Exercise description: From the records below, extract only the lines running from the line with "Answer: 243/4576 ≈ 0.053103" to the line with "Answer: -65078754/29314175 ≈ -2.2200", both lines included, reproducing them exactly.

Data shown:
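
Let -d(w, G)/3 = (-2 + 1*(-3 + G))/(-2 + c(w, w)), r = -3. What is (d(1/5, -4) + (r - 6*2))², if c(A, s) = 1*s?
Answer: 900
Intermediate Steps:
c(A, s) = s
d(w, G) = -3*(-5 + G)/(-2 + w) (d(w, G) = -3*(-2 + 1*(-3 + G))/(-2 + w) = -3*(-2 + (-3 + G))/(-2 + w) = -3*(-5 + G)/(-2 + w))
(d(1/5, -4) + (r - 6*2))² = (3*(5 - 1*(-4))/(-2 + 1/5) + (-3 - 6*2))² = (3*(5 + 4)/(-2 + ⅕) + (-3 - 12))² = (3*9/(-9/5) - 15)² = (3*(-5/9)*9 - 15)² = (-15 - 15)² = (-30)² = 900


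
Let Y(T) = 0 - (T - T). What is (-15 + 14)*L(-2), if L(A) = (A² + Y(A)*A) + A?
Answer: -2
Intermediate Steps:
Y(T) = 0 (Y(T) = 0 - 1*0 = 0 + 0 = 0)
L(A) = A + A² (L(A) = (A² + 0*A) + A = (A² + 0) + A = A² + A = A + A²)
(-15 + 14)*L(-2) = (-15 + 14)*(-2*(1 - 2)) = -(-2)*(-1) = -1*2 = -2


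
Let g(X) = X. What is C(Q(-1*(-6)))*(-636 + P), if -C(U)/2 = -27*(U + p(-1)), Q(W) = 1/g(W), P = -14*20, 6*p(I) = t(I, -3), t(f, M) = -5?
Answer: 32976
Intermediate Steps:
p(I) = -5/6 (p(I) = (1/6)*(-5) = -5/6)
P = -280
Q(W) = 1/W
C(U) = -45 + 54*U (C(U) = -(-54)*(U - 5/6) = -(-54)*(-5/6 + U) = -2*(45/2 - 27*U) = -45 + 54*U)
C(Q(-1*(-6)))*(-636 + P) = (-45 + 54/((-1*(-6))))*(-636 - 280) = (-45 + 54/6)*(-916) = (-45 + 54*(1/6))*(-916) = (-45 + 9)*(-916) = -36*(-916) = 32976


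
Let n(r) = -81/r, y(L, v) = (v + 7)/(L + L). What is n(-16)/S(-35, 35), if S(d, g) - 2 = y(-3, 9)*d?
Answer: 243/4576 ≈ 0.053103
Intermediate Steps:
y(L, v) = (7 + v)/(2*L) (y(L, v) = (7 + v)/((2*L)) = (7 + v)*(1/(2*L)) = (7 + v)/(2*L))
S(d, g) = 2 - 8*d/3 (S(d, g) = 2 + ((1/2)*(7 + 9)/(-3))*d = 2 + ((1/2)*(-1/3)*16)*d = 2 - 8*d/3)
n(-16)/S(-35, 35) = (-81/(-16))/(2 - 8/3*(-35)) = (-81*(-1/16))/(2 + 280/3) = 81/(16*(286/3)) = (81/16)*(3/286) = 243/4576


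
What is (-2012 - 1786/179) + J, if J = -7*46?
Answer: -419572/179 ≈ -2344.0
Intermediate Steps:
J = -322
(-2012 - 1786/179) + J = (-2012 - 1786/179) - 322 = -361934/179 - 322 = -419572/179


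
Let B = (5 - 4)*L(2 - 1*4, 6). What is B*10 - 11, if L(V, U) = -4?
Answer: -51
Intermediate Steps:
B = -4 (B = (5 - 4)*(-4) = 1*(-4) = -4)
B*10 - 11 = -4*10 - 11 = -40 - 11 = -51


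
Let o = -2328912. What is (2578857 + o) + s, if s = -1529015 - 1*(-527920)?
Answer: -751150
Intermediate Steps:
s = -1001095 (s = -1529015 + 527920 = -1001095)
(2578857 + o) + s = (2578857 - 2328912) - 1001095 = 249945 - 1001095 = -751150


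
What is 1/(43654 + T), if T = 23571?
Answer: 1/67225 ≈ 1.4875e-5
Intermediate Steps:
1/(43654 + T) = 1/(43654 + 23571) = 1/67225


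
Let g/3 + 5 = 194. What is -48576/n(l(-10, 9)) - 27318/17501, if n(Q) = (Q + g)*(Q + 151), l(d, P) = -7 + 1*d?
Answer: -65078754/29314175 ≈ -2.2200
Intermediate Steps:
g = 567 (g = -15 + 3*194 = -15 + 582 = 567)
l(d, P) = -7 + d
n(Q) = (151 + Q)*(567 + Q) (n(Q) = (Q + 567)*(Q + 151) = (567 + Q)*(151 + Q) = (151 + Q)*(567 + Q))
-48576/n(l(-10, 9)) - 27318/17501 = -48576/(85617 + (-7 - 10)² + 718*(-7 - 10)) - 27318/17501 = -48576/(85617 + (-17)² + 718*(-17)) - 27318*1/17501 = -48576/(85617 + 289 - 12206) - 27318/17501 = -48576/73700 - 27318/17501 = -48576*1/73700 - 27318/17501 = -1104/1675 - 27318/17501 = -65078754/29314175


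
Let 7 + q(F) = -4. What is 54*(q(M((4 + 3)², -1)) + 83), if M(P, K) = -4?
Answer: 3888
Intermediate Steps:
q(F) = -11 (q(F) = -7 - 4 = -11)
54*(q(M((4 + 3)², -1)) + 83) = 54*(-11 + 83) = 54*72 = 3888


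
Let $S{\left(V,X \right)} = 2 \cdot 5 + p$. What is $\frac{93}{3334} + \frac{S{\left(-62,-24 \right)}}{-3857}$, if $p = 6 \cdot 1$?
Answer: $\frac{305357}{12859238} \approx 0.023746$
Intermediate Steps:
$p = 6$
$S{\left(V,X \right)} = 16$ ($S{\left(V,X \right)} = 2 \cdot 5 + 6 = 10 + 6 = 16$)
$\frac{93}{3334} + \frac{S{\left(-62,-24 \right)}}{-3857} = \frac{93}{3334} + \frac{16}{-3857} = 93 \cdot \frac{1}{3334} + 16 \left(- \frac{1}{3857}\right) = \frac{93}{3334} - \frac{16}{3857} = \frac{305357}{12859238}$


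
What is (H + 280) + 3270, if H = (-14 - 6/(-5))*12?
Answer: 16982/5 ≈ 3396.4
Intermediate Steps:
H = -768/5 (H = (-14 - 6*(-⅕))*12 = (-14 + 6/5)*12 = -64/5*12 = -768/5 ≈ -153.60)
(H + 280) + 3270 = (-768/5 + 280) + 3270 = 632/5 + 3270 = 16982/5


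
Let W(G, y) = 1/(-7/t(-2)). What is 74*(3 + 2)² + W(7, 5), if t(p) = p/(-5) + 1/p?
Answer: 129501/70 ≈ 1850.0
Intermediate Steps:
t(p) = 1/p - p/5 (t(p) = p*(-⅕) + 1/p = -p/5 + 1/p = 1/p - p/5)
W(G, y) = 1/70 (W(G, y) = 1/(-7/(1/(-2) - ⅕*(-2))) = 1/(-7/(-½ + ⅖)) = 1/(-7/(-⅒)) = 1/(-7*(-10)) = 1/70)
74*(3 + 2)² + W(7, 5) = 74*(3 + 2)² + 1/70 = 74*5² + 1/70 = 74*25 + 1/70 = 1850 + 1/70 = 129501/70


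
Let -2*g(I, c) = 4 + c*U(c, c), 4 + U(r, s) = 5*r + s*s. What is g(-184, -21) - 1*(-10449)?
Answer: 13933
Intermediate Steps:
U(r, s) = -4 + s² + 5*r (U(r, s) = -4 + (5*r + s*s) = -4 + (5*r + s²) = -4 + (s² + 5*r) = -4 + s² + 5*r)
g(I, c) = -2 - c*(-4 + c² + 5*c)/2 (g(I, c) = -(4 + c*(-4 + c² + 5*c))/2 = -2 - c*(-4 + c² + 5*c)/2)
g(-184, -21) - 1*(-10449) = (-2 - ½*(-21)*(-4 + (-21)² + 5*(-21))) - 1*(-10449) = (-2 - ½*(-21)*(-4 + 441 - 105)) + 10449 = (-2 - ½*(-21)*332) + 10449 = (-2 + 3486) + 10449 = 3484 + 10449 = 13933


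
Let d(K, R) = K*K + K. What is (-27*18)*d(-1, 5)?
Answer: 0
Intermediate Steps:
d(K, R) = K + K² (d(K, R) = K² + K = K + K²)
(-27*18)*d(-1, 5) = (-27*18)*(-(1 - 1)) = -(-486)*0 = -486*0 = 0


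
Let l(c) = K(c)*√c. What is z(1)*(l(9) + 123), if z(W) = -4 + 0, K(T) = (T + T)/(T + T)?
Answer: -504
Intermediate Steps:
K(T) = 1 (K(T) = (2*T)/((2*T)) = (2*T)*(1/(2*T)) = 1)
z(W) = -4
l(c) = √c (l(c) = 1*√c = √c)
z(1)*(l(9) + 123) = -4*(√9 + 123) = -4*(3 + 123) = -4*126 = -504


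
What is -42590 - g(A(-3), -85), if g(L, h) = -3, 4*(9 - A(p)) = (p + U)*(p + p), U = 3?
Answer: -42587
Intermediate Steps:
A(p) = 9 - p*(3 + p)/2 (A(p) = 9 - (p + 3)*(p + p)/4 = 9 - (3 + p)*2*p/4 = 9 - p*(3 + p)/2)
-42590 - g(A(-3), -85) = -42590 - 1*(-3) = -42590 + 3 = -42587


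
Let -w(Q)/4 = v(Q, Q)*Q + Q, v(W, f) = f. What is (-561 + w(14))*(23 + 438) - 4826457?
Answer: -5472318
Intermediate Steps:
w(Q) = -4*Q - 4*Q² (w(Q) = -4*(Q*Q + Q) = -4*(Q² + Q) = -4*(Q + Q²) = -4*Q - 4*Q²)
(-561 + w(14))*(23 + 438) - 4826457 = (-561 - 4*14*(1 + 14))*(23 + 438) - 4826457 = (-561 - 4*14*15)*461 - 4826457 = (-561 - 840)*461 - 4826457 = -1401*461 - 4826457 = -645861 - 4826457 = -5472318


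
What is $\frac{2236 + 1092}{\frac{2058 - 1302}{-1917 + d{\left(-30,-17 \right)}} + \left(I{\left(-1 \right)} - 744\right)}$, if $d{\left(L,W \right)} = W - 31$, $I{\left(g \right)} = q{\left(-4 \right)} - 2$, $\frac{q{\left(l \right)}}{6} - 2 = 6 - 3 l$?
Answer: $- \frac{1089920}{205141} \approx -5.313$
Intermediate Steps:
$q{\left(l \right)} = 48 - 18 l$ ($q{\left(l \right)} = 12 + 6 \left(6 - 3 l\right) = 12 - \left(-36 + 18 l\right) = 48 - 18 l$)
$I{\left(g \right)} = 118$ ($I{\left(g \right)} = \left(48 - -72\right) - 2 = \left(48 + 72\right) - 2 = 120 - 2 = 118$)
$d{\left(L,W \right)} = -31 + W$
$\frac{2236 + 1092}{\frac{2058 - 1302}{-1917 + d{\left(-30,-17 \right)}} + \left(I{\left(-1 \right)} - 744\right)} = \frac{2236 + 1092}{\frac{2058 - 1302}{-1917 - 48} + \left(118 - 744\right)} = \frac{3328}{\frac{756}{-1917 - 48} + \left(118 - 744\right)} = \frac{3328}{\frac{756}{-1965} - 626} = \frac{3328}{756 \left(- \frac{1}{1965}\right) - 626} = \frac{3328}{- \frac{252}{655} - 626} = \frac{3328}{- \frac{410282}{655}} = 3328 \left(- \frac{655}{410282}\right) = - \frac{1089920}{205141}$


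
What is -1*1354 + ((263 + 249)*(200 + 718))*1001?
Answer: 470484662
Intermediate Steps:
-1*1354 + ((263 + 249)*(200 + 718))*1001 = -1354 + (512*918)*1001 = -1354 + 470016*1001 = -1354 + 470486016 = 470484662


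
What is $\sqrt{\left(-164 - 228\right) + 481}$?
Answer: $\sqrt{89} \approx 9.434$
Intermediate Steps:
$\sqrt{\left(-164 - 228\right) + 481} = \sqrt{-392 + 481} = \sqrt{89}$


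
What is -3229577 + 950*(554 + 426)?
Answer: -2298577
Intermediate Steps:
-3229577 + 950*(554 + 426) = -3229577 + 950*980 = -3229577 + 931000 = -2298577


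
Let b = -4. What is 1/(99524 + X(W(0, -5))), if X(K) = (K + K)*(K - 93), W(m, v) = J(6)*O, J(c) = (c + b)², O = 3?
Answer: 1/97580 ≈ 1.0248e-5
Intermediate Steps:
J(c) = (-4 + c)² (J(c) = (c - 4)² = (-4 + c)²)
W(m, v) = 12 (W(m, v) = (-4 + 6)²*3 = 2²*3 = 4*3 = 12)
X(K) = 2*K*(-93 + K) (X(K) = (2*K)*(-93 + K) = 2*K*(-93 + K))
1/(99524 + X(W(0, -5))) = 1/(99524 + 2*12*(-93 + 12)) = 1/(99524 + 2*12*(-81)) = 1/(99524 - 1944) = 1/97580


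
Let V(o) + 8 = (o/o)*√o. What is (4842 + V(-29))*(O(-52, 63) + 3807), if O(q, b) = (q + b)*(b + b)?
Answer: 25102962 + 5193*I*√29 ≈ 2.5103e+7 + 27965.0*I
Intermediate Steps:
V(o) = -8 + √o (V(o) = -8 + (o/o)*√o = -8 + 1*√o = -8 + √o)
O(q, b) = 2*b*(b + q) (O(q, b) = (b + q)*(2*b) = 2*b*(b + q))
(4842 + V(-29))*(O(-52, 63) + 3807) = (4842 + (-8 + √(-29)))*(2*63*(63 - 52) + 3807) = (4842 + (-8 + I*√29))*(2*63*11 + 3807) = (4834 + I*√29)*(1386 + 3807) = (4834 + I*√29)*5193 = 25102962 + 5193*I*√29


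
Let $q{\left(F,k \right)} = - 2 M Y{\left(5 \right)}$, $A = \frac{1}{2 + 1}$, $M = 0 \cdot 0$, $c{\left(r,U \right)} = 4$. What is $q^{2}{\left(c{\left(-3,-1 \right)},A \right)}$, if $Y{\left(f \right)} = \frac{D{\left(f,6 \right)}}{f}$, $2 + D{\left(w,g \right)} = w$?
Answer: $0$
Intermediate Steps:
$D{\left(w,g \right)} = -2 + w$
$M = 0$
$Y{\left(f \right)} = \frac{-2 + f}{f}$
$A = \frac{1}{3} \approx 0.33333$
$q{\left(F,k \right)} = 0$ ($q{\left(F,k \right)} = \left(-2\right) 0 \frac{-2 + 5}{5} = 0 \cdot \frac{1}{5} \cdot 3 = 0 \cdot \frac{3}{5} = 0$)
$q^{2}{\left(c{\left(-3,-1 \right)},A \right)} = 0^{2} = 0$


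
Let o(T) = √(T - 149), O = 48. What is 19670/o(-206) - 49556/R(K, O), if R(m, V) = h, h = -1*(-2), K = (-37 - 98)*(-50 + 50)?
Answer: -24778 - 3934*I*√355/71 ≈ -24778.0 - 1044.0*I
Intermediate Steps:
K = 0 (K = -135*0 = 0)
o(T) = √(-149 + T)
h = 2
R(m, V) = 2
19670/o(-206) - 49556/R(K, O) = 19670/(√(-149 - 206)) - 49556/2 = 19670/(√(-355)) - 49556*½ = 19670/((I*√355)) - 24778 = 19670*(-I*√355/355) - 24778 = -3934*I*√355/71 - 24778 = -24778 - 3934*I*√355/71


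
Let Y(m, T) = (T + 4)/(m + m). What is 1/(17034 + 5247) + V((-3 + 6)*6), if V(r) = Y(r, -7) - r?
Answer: -1611655/89124 ≈ -18.083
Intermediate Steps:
Y(m, T) = (4 + T)/(2*m) (Y(m, T) = (4 + T)/((2*m)) = (4 + T)*(1/(2*m)) = (4 + T)/(2*m))
V(r) = -r - 3/(2*r) (V(r) = (4 - 7)/(2*r) - r = (½)*(-3)/r - r = -3/(2*r) - r = -r - 3/(2*r))
1/(17034 + 5247) + V((-3 + 6)*6) = 1/(17034 + 5247) + (-(-3 + 6)*6 - 3*1/(6*(-3 + 6))/2) = 1/22281 + (-3*6 - 3/(2*(3*6))) = 1/22281 + (-1*18 - 3/2/18) = 1/22281 + (-18 - 3/2*1/18) = 1/22281 + (-18 - 1/12) = 1/22281 - 217/12 = -1611655/89124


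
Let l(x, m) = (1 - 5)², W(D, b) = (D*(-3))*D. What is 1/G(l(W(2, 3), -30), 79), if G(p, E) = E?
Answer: 1/79 ≈ 0.012658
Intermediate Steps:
W(D, b) = -3*D² (W(D, b) = (-3*D)*D = -3*D²)
l(x, m) = 16 (l(x, m) = (-4)² = 16)
1/G(l(W(2, 3), -30), 79) = 1/79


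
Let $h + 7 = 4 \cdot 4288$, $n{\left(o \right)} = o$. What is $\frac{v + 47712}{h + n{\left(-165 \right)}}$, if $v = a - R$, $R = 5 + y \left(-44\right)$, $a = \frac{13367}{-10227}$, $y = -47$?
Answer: $\frac{233368343}{86827230} \approx 2.6877$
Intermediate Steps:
$a = - \frac{13367}{10227}$ ($a = 13367 \left(- \frac{1}{10227}\right) = - \frac{13367}{10227} \approx -1.307$)
$R = 2073$ ($R = 5 - -2068 = 5 + 2068 = 2073$)
$h = 17145$ ($h = -7 + 4 \cdot 4288 = -7 + 17152 = 17145$)
$v = - \frac{21213938}{10227}$ ($v = - \frac{13367}{10227} - 2073 = - \frac{21213938}{10227} \approx -2074.3$)
$\frac{v + 47712}{h + n{\left(-165 \right)}} = \frac{- \frac{21213938}{10227} + 47712}{17145 - 165} = \frac{466736686}{10227 \cdot 16980} = \frac{466736686}{10227} \cdot \frac{1}{16980} = \frac{233368343}{86827230}$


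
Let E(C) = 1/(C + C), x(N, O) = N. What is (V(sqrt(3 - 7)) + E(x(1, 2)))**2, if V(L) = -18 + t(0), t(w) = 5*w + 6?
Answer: 529/4 ≈ 132.25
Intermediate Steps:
t(w) = 6 + 5*w
V(L) = -12 (V(L) = -18 + (6 + 5*0) = -18 + (6 + 0) = -18 + 6 = -12)
E(C) = 1/(2*C)
(V(sqrt(3 - 7)) + E(x(1, 2)))**2 = (-12 + (1/2)/1)**2 = (-12 + (1/2)*1)**2 = (-12 + 1/2)**2 = (-23/2)**2 = 529/4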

Answer for this exercise:
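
Answer: 243/4576 ≈ 0.053103
Intermediate Steps:
y(L, v) = (7 + v)/(2*L) (y(L, v) = (7 + v)/((2*L)) = (7 + v)*(1/(2*L)) = (7 + v)/(2*L))
S(d, g) = 2 - 8*d/3 (S(d, g) = 2 + ((1/2)*(7 + 9)/(-3))*d = 2 + ((1/2)*(-1/3)*16)*d = 2 - 8*d/3)
n(-16)/S(-35, 35) = (-81/(-16))/(2 - 8/3*(-35)) = (-81*(-1/16))/(2 + 280/3) = 81/(16*(286/3)) = (81/16)*(3/286) = 243/4576


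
What is (-2012 - 1786/179) + J, if J = -7*46?
Answer: -419572/179 ≈ -2344.0
Intermediate Steps:
J = -322
(-2012 - 1786/179) + J = (-2012 - 1786/179) - 322 = -361934/179 - 322 = -419572/179


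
Let B = (5 - 4)*L(2 - 1*4, 6). What is B*10 - 11, if L(V, U) = -4?
Answer: -51
Intermediate Steps:
B = -4 (B = (5 - 4)*(-4) = 1*(-4) = -4)
B*10 - 11 = -4*10 - 11 = -40 - 11 = -51


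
Let o = -2328912. What is (2578857 + o) + s, if s = -1529015 - 1*(-527920)?
Answer: -751150
Intermediate Steps:
s = -1001095 (s = -1529015 + 527920 = -1001095)
(2578857 + o) + s = (2578857 - 2328912) - 1001095 = 249945 - 1001095 = -751150


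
What is 1/(43654 + T), if T = 23571?
Answer: 1/67225 ≈ 1.4875e-5
Intermediate Steps:
1/(43654 + T) = 1/(43654 + 23571) = 1/67225


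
Let g/3 + 5 = 194. What is -48576/n(l(-10, 9)) - 27318/17501, if n(Q) = (Q + g)*(Q + 151), l(d, P) = -7 + 1*d?
Answer: -65078754/29314175 ≈ -2.2200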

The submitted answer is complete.